Problem statement: Please copy exactly the lines that begin with the one containing "When 3.74 g" and end with the last line of the entries.

------ Data for analysis ------

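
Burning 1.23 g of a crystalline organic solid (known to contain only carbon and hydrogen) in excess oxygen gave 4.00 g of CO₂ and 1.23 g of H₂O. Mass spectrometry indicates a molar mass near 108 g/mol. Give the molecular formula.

mol C = 4.00 g CO₂ ÷ 44.009 g/mol = 0.09089 mol
mol H = 2 × 1.23 g H₂O ÷ 18.015 g/mol = 0.1366 mol
Divide by the smallest (0.09089 mol): C 1.000, H 1.502
Multiplying each by 2 gives whole numbers: C 2.00, H 3.00
Empirical formula: C2H3
Empirical-formula mass = 27.05 g/mol; 108 ÷ 27.05 ≈ 4, so the molecular formula is C8H12.

C8H12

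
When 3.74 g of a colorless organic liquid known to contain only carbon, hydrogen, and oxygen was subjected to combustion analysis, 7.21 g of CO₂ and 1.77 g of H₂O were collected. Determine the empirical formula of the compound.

mol C = 7.21 g CO₂ ÷ 44.009 g/mol = 0.1638 mol
mol H = 2 × 1.77 g H₂O ÷ 18.015 g/mol = 0.1965 mol
mass O = 3.74 − (1.968 + 0.1981) = 1.574 g → mol O = 1.574 ÷ 15.999 = 0.09839 mol
Divide by the smallest (0.09839 mol): C 1.665, H 1.997, O 1.000
Multiplying each by 3 gives whole numbers: C 5.00, H 5.99, O 3.00

C5H6O3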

------

Result of this task:
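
When 3.74 g of a colorless organic liquid known to contain only carbon, hydrogen, and oxygen was subjected to combustion analysis, 7.21 g of CO₂ and 1.77 g of H₂O were collected. Determine the empirical formula of the compound.

mol C = 7.21 g CO₂ ÷ 44.009 g/mol = 0.1638 mol
mol H = 2 × 1.77 g H₂O ÷ 18.015 g/mol = 0.1965 mol
mass O = 3.74 − (1.968 + 0.1981) = 1.574 g → mol O = 1.574 ÷ 15.999 = 0.09839 mol
Divide by the smallest (0.09839 mol): C 1.665, H 1.997, O 1.000
Multiplying each by 3 gives whole numbers: C 5.00, H 5.99, O 3.00

C5H6O3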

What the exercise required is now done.